### [About this task]
The line with "6: MOVNE r0, #0x0f", the line with "9: SUBMI r3, r2, #0x7d", and all lines between them in the material below: return these exactly, and no others.

### [The records]
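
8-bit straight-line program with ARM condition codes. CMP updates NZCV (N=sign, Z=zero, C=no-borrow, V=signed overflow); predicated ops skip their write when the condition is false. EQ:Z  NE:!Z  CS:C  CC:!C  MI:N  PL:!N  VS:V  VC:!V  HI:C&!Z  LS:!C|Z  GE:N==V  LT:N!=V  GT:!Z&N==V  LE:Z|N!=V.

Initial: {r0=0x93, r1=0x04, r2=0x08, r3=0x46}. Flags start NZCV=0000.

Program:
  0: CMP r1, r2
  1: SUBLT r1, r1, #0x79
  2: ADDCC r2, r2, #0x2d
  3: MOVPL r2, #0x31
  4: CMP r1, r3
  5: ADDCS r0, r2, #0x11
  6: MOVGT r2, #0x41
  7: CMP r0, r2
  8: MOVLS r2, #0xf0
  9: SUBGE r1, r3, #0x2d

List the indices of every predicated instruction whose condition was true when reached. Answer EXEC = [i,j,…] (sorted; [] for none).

[0] flags=1000 → (cmp)
[1] flags=1000 LT?T → r1=0x8b
[2] flags=1000 CC?T → r2=0x35
[3] flags=1000 PL?F → skip
[4] flags=0011 → (cmp)
[5] flags=0011 CS?T → r0=0x46
[6] flags=0011 GT?F → skip
[7] flags=0010 → (cmp)
[8] flags=0010 LS?F → skip
[9] flags=0010 GE?T → r1=0x19

EXEC = [1,2,5,9]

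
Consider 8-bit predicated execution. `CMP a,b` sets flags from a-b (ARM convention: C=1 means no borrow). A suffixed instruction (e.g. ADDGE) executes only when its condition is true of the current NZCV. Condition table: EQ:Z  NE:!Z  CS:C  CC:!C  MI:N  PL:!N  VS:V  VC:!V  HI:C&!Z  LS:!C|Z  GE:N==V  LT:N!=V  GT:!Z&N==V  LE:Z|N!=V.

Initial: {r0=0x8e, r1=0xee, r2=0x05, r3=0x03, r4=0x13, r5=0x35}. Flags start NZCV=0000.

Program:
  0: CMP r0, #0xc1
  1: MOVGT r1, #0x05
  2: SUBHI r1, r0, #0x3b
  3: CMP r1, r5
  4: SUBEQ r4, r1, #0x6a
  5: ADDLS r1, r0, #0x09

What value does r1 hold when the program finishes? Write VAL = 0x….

[0] flags=1000 → (cmp)
[1] flags=1000 GT?F → skip
[2] flags=1000 HI?F → skip
[3] flags=1010 → (cmp)
[4] flags=1010 EQ?F → skip
[5] flags=1010 LS?F → skip

VAL = 0xee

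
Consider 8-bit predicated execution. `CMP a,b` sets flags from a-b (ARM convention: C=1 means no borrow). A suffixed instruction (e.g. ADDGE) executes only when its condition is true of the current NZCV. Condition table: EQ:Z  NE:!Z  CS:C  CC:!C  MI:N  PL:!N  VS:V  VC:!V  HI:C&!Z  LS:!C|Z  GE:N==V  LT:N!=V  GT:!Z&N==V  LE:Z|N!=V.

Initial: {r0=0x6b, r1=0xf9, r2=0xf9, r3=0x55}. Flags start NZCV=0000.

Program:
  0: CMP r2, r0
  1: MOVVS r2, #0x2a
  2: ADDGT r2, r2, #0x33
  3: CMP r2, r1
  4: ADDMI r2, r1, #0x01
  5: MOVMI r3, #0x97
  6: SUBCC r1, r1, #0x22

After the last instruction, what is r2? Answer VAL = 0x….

0: ✓ CMP  NZCV=1010
1: · MOVVS
2: · ADDGT
3: ✓ CMP  NZCV=0110
4: · ADDMI
5: · MOVMI
6: · SUBCC

VAL = 0xf9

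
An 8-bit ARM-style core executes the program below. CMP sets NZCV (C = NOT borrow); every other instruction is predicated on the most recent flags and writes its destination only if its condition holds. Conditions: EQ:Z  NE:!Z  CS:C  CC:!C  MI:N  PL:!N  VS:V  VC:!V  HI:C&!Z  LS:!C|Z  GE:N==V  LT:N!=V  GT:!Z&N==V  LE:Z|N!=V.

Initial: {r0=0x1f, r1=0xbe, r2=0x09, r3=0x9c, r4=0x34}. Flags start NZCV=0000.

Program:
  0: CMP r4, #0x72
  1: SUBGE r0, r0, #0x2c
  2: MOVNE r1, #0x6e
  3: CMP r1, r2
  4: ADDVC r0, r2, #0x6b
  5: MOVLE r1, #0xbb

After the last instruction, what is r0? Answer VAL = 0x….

VAL = 0x74

0: ✓ CMP  NZCV=1000
1: · SUBGE
2: ✓ MOVNE  r1←0x6e
3: ✓ CMP  NZCV=0010
4: ✓ ADDVC  r0←0x74
5: · MOVLE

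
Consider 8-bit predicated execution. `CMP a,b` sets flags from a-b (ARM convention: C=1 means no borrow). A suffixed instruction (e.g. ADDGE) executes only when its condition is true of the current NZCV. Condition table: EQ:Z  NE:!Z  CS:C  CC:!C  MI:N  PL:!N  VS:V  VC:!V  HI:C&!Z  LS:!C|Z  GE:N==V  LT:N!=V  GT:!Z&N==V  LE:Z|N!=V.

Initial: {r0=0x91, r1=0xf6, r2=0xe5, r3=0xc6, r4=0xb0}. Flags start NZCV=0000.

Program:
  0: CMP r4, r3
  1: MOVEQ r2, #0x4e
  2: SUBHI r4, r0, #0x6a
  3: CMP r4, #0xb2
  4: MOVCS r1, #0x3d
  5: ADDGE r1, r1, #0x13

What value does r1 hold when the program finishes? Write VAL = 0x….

VAL = 0xf6

[0] flags=1000 → (cmp)
[1] flags=1000 EQ?F → skip
[2] flags=1000 HI?F → skip
[3] flags=1000 → (cmp)
[4] flags=1000 CS?F → skip
[5] flags=1000 GE?F → skip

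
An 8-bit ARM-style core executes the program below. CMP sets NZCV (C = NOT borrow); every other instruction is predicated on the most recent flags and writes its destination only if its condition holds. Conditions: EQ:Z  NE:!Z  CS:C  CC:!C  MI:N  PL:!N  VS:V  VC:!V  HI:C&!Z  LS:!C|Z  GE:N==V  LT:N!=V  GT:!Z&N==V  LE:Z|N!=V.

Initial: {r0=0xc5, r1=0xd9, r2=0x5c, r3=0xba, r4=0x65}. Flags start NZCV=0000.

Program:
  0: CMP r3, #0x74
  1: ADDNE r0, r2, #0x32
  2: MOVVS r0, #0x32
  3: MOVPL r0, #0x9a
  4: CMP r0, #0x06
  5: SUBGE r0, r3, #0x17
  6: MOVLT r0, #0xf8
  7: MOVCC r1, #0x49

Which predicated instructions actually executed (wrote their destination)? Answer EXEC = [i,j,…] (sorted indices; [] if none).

EXEC = [1,2,3,6]

0: ✓ CMP  NZCV=0011
1: ✓ ADDNE  r0←0x8e
2: ✓ MOVVS  r0←0x32
3: ✓ MOVPL  r0←0x9a
4: ✓ CMP  NZCV=1010
5: · SUBGE
6: ✓ MOVLT  r0←0xf8
7: · MOVCC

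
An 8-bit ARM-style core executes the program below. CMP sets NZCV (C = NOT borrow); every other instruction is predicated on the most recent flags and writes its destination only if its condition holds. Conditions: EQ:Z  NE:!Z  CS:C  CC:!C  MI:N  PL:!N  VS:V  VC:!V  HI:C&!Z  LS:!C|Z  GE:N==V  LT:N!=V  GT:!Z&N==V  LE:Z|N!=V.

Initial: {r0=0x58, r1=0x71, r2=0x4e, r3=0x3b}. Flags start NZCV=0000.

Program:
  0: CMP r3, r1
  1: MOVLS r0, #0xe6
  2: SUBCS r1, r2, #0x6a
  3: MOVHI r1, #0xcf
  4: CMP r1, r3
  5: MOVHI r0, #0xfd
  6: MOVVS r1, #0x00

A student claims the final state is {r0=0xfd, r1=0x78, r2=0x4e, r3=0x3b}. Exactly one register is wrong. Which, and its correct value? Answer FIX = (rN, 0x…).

[0] flags=1000 → (cmp)
[1] flags=1000 LS?T → r0=0xe6
[2] flags=1000 CS?F → skip
[3] flags=1000 HI?F → skip
[4] flags=0010 → (cmp)
[5] flags=0010 HI?T → r0=0xfd
[6] flags=0010 VS?F → skip

FIX = (r1, 0x71)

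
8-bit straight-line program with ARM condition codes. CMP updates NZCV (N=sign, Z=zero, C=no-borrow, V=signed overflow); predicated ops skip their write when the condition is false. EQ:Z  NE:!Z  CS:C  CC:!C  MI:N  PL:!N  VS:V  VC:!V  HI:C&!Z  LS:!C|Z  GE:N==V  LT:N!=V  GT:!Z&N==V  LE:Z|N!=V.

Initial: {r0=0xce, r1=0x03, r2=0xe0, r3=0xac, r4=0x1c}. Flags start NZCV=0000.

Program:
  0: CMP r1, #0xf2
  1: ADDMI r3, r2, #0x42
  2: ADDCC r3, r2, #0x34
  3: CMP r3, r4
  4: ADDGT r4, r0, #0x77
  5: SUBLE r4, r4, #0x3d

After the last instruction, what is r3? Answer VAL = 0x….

VAL = 0x14

[0] flags=0000 → (cmp)
[1] flags=0000 MI?F → skip
[2] flags=0000 CC?T → r3=0x14
[3] flags=1000 → (cmp)
[4] flags=1000 GT?F → skip
[5] flags=1000 LE?T → r4=0xdf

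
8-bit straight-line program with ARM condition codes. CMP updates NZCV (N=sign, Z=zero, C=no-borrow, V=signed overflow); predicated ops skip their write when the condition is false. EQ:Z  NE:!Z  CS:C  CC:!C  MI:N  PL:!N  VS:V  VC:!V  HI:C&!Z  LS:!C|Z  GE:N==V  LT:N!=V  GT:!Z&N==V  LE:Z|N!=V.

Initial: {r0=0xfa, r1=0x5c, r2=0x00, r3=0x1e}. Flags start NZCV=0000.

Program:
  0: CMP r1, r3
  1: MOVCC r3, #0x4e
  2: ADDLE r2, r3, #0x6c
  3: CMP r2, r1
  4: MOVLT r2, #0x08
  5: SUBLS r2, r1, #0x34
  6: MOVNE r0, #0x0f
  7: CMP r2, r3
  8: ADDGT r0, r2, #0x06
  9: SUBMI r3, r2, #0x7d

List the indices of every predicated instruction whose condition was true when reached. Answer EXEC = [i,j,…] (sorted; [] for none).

0: ✓ CMP  NZCV=0010
1: · MOVCC
2: · ADDLE
3: ✓ CMP  NZCV=1000
4: ✓ MOVLT  r2←0x08
5: ✓ SUBLS  r2←0x28
6: ✓ MOVNE  r0←0x0f
7: ✓ CMP  NZCV=0010
8: ✓ ADDGT  r0←0x2e
9: · SUBMI

EXEC = [4,5,6,8]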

### [Completed exercise]
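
  6: MOVNE r0, #0x0f
  7: CMP r2, r3
  8: ADDGT r0, r2, #0x06
  9: SUBMI r3, r2, #0x7d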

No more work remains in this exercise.